> Directions: For the word "What", report how many lines of the records below contain it, and nothing more.

Entries taken from a collection
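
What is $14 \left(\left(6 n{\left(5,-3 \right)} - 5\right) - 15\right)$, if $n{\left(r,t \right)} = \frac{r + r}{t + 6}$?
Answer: $0$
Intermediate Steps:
$n{\left(r,t \right)} = \frac{2 r}{6 + t}$
$14 \left(\left(6 n{\left(5,-3 \right)} - 5\right) - 15\right) = 14 \left(\left(6 \cdot 2 \cdot 5 \frac{1}{6 - 3} - 5\right) - 15\right) = 14 \left(\left(6 \cdot 2 \cdot 5 \cdot \frac{1}{3} - 5\right) - 15\right) = 14 \left(\left(6 \cdot \frac{10}{3} - 5\right) - 15\right) = 14 \left(\left(20 - 5\right) - 15\right) = 14 \left(15 - 15\right) = 14 \cdot 0 = 0$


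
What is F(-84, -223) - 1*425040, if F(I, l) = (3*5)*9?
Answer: -424905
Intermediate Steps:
F(I, l) = 135 (F(I, l) = 15*9 = 135)
F(-84, -223) - 1*425040 = 135 - 1*425040 = 135 - 425040 = -424905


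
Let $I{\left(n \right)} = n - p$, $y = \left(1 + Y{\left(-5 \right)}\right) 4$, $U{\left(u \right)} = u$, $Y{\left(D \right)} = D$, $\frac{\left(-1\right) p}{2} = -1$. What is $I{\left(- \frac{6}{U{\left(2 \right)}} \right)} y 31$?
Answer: $2480$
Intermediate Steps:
$p = 2$ ($p = \left(-2\right) \left(-1\right) = 2$)
$y = -16$ ($y = \left(1 - 5\right) 4 = \left(-4\right) 4 = -16$)
$I{\left(n \right)} = -2 + n$ ($I{\left(n \right)} = n - 2 = -2 + n$)
$I{\left(- \frac{6}{U{\left(2 \right)}} \right)} y 31 = \left(-2 - \frac{6}{2}\right) \left(-16\right) 31 = \left(-2 - 3\right) \left(-16\right) 31 = \left(-5\right) \left(-16\right) 31 = 80 \cdot 31 = 2480$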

> Task solution: 3